Stored data entries
**********

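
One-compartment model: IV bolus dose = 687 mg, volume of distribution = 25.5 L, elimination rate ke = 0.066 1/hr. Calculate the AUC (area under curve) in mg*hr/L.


C0 = Dose/Vd = 687/25.5 = 26.9412 mg/L
AUC = C0/ke = 26.9412/0.066
AUC = 408.2 mg*hr/L


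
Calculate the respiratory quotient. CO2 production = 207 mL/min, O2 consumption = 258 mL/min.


RQ = VCO2 / VO2
RQ = 207 / 258
RQ = 0.8023


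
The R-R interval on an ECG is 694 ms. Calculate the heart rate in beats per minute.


HR = 60 / RR_interval(s)
RR = 694 ms = 0.694 s
HR = 60 / 0.694 = 86.46 bpm


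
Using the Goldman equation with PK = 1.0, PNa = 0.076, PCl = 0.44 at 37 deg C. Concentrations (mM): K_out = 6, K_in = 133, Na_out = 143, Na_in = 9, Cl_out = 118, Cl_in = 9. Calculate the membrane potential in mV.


Vm = (RT/F)*ln((PK*Ko + PNa*Nao + PCl*Cli)/(PK*Ki + PNa*Nai + PCl*Clo))
Numer = 20.828, Denom = 185.604
Vm = -58.46 mV


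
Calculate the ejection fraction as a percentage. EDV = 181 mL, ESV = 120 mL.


SV = EDV - ESV = 181 - 120 = 61 mL
EF = SV/EDV * 100 = 61/181 * 100
EF = 33.7%


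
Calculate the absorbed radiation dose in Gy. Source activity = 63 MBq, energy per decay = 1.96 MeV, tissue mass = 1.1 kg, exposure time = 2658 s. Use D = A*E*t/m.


A = 63 MBq = 6.3000e+07 Bq
E = 1.96 MeV = 3.13992e-13 J
D = A*E*t/m = 6.3000e+07*3.13992e-13*2658/1.1
D = 0.0478 Gy


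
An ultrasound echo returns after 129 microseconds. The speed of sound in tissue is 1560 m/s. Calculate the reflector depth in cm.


depth = c * t / 2
t = 129 us = 1.2900e-04 s
depth = 1560 * 1.2900e-04 / 2
depth = 0.10062 m = 10.062 cm


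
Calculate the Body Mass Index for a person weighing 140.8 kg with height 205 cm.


BMI = weight / height^2
height = 205 cm = 2.05 m
BMI = 140.8 / 2.05^2
BMI = 33.5 kg/m^2


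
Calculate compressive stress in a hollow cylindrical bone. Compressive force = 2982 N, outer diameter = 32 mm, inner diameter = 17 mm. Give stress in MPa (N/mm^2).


A = pi*(r_o^2 - r_i^2)
r_o = 16 mm, r_i = 8.5 mm
A = 577.268 mm^2
sigma = F/A = 2982 / 577.268
sigma = 5.166 MPa


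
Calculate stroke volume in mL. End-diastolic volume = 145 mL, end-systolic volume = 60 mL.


SV = EDV - ESV
SV = 145 - 60
SV = 85 mL


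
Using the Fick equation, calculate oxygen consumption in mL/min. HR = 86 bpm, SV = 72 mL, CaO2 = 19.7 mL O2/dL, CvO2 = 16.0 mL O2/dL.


CO = HR*SV = 86*72/1000 = 6.192 L/min
a-v O2 diff = 19.7 - 16.0 = 3.7 mL/dL
VO2 = CO * (CaO2-CvO2) * 10 dL/L
VO2 = 6.192 * 3.7 * 10
VO2 = 229.1 mL/min


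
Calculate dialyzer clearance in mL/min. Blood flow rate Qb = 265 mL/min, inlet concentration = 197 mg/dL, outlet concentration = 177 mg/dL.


K = Qb * (Cb_in - Cb_out) / Cb_in
K = 265 * (197 - 177) / 197
K = 26.9 mL/min


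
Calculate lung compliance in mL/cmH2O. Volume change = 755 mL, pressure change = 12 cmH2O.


C = dV / dP
C = 755 / 12
C = 62.92 mL/cmH2O


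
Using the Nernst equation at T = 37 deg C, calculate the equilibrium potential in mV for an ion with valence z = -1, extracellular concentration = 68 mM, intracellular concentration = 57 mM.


E = (RT/(zF)) * ln(C_out/C_in)
T = 37 + 273.15 = 310.15 K
E = (8.314 * 310.15 / (-1 * 96485)) * ln(68/57)
E = -4.716 mV


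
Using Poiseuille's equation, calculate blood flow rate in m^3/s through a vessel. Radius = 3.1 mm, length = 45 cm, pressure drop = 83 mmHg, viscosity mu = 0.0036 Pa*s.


Q = pi*r^4*dP / (8*mu*L)
r = 0.0031 m, L = 0.45 m
dP = 83 mmHg = 11065.726 Pa
Q = 2.4773e-04 m^3/s


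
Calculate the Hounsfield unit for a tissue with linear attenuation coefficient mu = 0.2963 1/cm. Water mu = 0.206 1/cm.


HU = ((mu_tissue - mu_water) / mu_water) * 1000
HU = ((0.2963 - 0.206) / 0.206) * 1000
HU = 438.3


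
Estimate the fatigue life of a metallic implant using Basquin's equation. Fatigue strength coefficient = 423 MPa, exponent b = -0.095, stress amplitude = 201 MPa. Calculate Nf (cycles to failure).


sigma_a = sigma_f' * (2Nf)^b
2Nf = (sigma_a/sigma_f')^(1/b)
2Nf = (201/423)^(1/-0.095)
2Nf = 2520.6878
Nf = 1260


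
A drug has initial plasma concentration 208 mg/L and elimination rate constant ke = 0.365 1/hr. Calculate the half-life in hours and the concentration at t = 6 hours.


t_half = ln(2) / ke = 0.693147 / 0.365 = 1.899 hr
C(t) = C0 * exp(-ke*t) = 208 * exp(-0.365*6)
C(6) = 23.28 mg/L


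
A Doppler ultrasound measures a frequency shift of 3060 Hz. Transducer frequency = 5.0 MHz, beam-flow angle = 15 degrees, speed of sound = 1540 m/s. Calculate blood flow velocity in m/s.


v = fd * c / (2 * f0 * cos(theta))
v = 3060 * 1540 / (2 * 5.0000e+06 * cos(15))
v = 0.4879 m/s


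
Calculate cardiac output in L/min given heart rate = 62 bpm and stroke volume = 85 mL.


CO = HR * SV
CO = 62 * 85 / 1000
CO = 5.27 L/min


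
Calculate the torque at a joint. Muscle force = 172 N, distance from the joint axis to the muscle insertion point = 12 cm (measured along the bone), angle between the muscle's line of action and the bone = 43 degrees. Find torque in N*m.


Torque = F * d * sin(theta)   (moment arm = d*sin(theta))
d = 12 cm = 0.12 m
Torque = 172 * 0.12 * sin(43)
Torque = 14.08 N*m


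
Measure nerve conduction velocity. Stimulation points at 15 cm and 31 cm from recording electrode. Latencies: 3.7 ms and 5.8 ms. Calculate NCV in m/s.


Distance = (31 - 15) / 100 = 0.16 m
dt = (5.8 - 3.7) / 1000 = 0.0021 s
NCV = dist / dt = 76.19 m/s


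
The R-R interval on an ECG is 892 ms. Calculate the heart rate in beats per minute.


HR = 60 / RR_interval(s)
RR = 892 ms = 0.892 s
HR = 60 / 0.892 = 67.26 bpm


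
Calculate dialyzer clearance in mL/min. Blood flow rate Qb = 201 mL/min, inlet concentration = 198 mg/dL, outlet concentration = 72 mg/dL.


K = Qb * (Cb_in - Cb_out) / Cb_in
K = 201 * (198 - 72) / 198
K = 127.9 mL/min


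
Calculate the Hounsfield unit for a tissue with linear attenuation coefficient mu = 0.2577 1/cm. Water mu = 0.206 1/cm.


HU = ((mu_tissue - mu_water) / mu_water) * 1000
HU = ((0.2577 - 0.206) / 0.206) * 1000
HU = 251


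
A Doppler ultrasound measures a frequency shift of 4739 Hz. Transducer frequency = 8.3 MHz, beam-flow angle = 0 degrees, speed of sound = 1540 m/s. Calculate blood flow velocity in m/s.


v = fd * c / (2 * f0 * cos(theta))
v = 4739 * 1540 / (2 * 8.3000e+06 * cos(0))
v = 0.4396 m/s


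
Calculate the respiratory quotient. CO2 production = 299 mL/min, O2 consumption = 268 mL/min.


RQ = VCO2 / VO2
RQ = 299 / 268
RQ = 1.116


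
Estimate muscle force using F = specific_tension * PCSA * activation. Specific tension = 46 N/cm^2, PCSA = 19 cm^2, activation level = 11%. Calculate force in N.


F = sigma * PCSA * activation
F = 46 * 19 * 0.11
F = 96.14 N


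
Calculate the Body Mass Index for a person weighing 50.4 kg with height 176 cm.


BMI = weight / height^2
height = 176 cm = 1.76 m
BMI = 50.4 / 1.76^2
BMI = 16.27 kg/m^2


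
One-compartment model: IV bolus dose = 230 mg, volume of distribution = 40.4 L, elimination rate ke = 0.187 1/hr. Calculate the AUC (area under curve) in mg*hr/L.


C0 = Dose/Vd = 230/40.4 = 5.69307 mg/L
AUC = C0/ke = 5.69307/0.187
AUC = 30.44 mg*hr/L


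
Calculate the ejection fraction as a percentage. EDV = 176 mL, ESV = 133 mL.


SV = EDV - ESV = 176 - 133 = 43 mL
EF = SV/EDV * 100 = 43/176 * 100
EF = 24.43%


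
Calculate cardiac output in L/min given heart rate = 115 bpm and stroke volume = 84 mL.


CO = HR * SV
CO = 115 * 84 / 1000
CO = 9.66 L/min


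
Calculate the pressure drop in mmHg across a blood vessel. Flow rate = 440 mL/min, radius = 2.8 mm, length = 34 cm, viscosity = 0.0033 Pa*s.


dP = 8*mu*L*Q / (pi*r^4)
Q = 440 mL/min = 7.33333e-06 m^3/s
dP = 340.88 Pa = 340.88 / 133.322 mmHg = 2.557 mmHg


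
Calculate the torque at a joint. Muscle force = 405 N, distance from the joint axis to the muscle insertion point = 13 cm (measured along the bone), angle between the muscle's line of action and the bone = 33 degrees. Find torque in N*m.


Torque = F * d * sin(theta)   (moment arm = d*sin(theta))
d = 13 cm = 0.13 m
Torque = 405 * 0.13 * sin(33)
Torque = 28.68 N*m


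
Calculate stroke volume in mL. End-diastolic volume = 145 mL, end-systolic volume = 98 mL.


SV = EDV - ESV
SV = 145 - 98
SV = 47 mL


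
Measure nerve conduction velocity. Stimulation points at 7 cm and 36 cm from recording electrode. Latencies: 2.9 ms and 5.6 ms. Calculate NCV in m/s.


Distance = (36 - 7) / 100 = 0.29 m
dt = (5.6 - 2.9) / 1000 = 0.0027 s
NCV = dist / dt = 107.4 m/s


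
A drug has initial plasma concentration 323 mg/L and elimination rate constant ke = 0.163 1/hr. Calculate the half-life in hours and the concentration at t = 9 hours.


t_half = ln(2) / ke = 0.693147 / 0.163 = 4.252 hr
C(t) = C0 * exp(-ke*t) = 323 * exp(-0.163*9)
C(9) = 74.49 mg/L


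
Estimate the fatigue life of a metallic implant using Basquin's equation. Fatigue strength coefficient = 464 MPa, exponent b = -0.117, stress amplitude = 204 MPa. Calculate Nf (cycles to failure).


sigma_a = sigma_f' * (2Nf)^b
2Nf = (sigma_a/sigma_f')^(1/b)
2Nf = (204/464)^(1/-0.117)
2Nf = 1122.8537
Nf = 561.4


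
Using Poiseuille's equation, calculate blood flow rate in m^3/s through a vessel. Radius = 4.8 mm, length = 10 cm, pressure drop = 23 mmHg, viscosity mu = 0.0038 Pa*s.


Q = pi*r^4*dP / (8*mu*L)
r = 0.0048 m, L = 0.1 m
dP = 23 mmHg = 3066.406 Pa
Q = 0.001682 m^3/s


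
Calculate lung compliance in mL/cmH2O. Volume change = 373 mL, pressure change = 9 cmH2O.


C = dV / dP
C = 373 / 9
C = 41.44 mL/cmH2O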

**********

Set down nothing but the lines from the one with "204 MPa. Calculate Nf (cycles to failure)." through the end of the records, keeping each line exactly as written and including both ends.

■ **Written response**
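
Estimate the fatigue life of a metallic implant using Basquin's equation. Fatigue strength coefficient = 464 MPa, exponent b = -0.117, stress amplitude = 204 MPa. Calculate Nf (cycles to failure).


sigma_a = sigma_f' * (2Nf)^b
2Nf = (sigma_a/sigma_f')^(1/b)
2Nf = (204/464)^(1/-0.117)
2Nf = 1122.8537
Nf = 561.4


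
Using Poiseuille's equation, calculate blood flow rate in m^3/s through a vessel. Radius = 4.8 mm, length = 10 cm, pressure drop = 23 mmHg, viscosity mu = 0.0038 Pa*s.


Q = pi*r^4*dP / (8*mu*L)
r = 0.0048 m, L = 0.1 m
dP = 23 mmHg = 3066.406 Pa
Q = 0.001682 m^3/s


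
Calculate lung compliance in mL/cmH2O. Volume change = 373 mL, pressure change = 9 cmH2O.


C = dV / dP
C = 373 / 9
C = 41.44 mL/cmH2O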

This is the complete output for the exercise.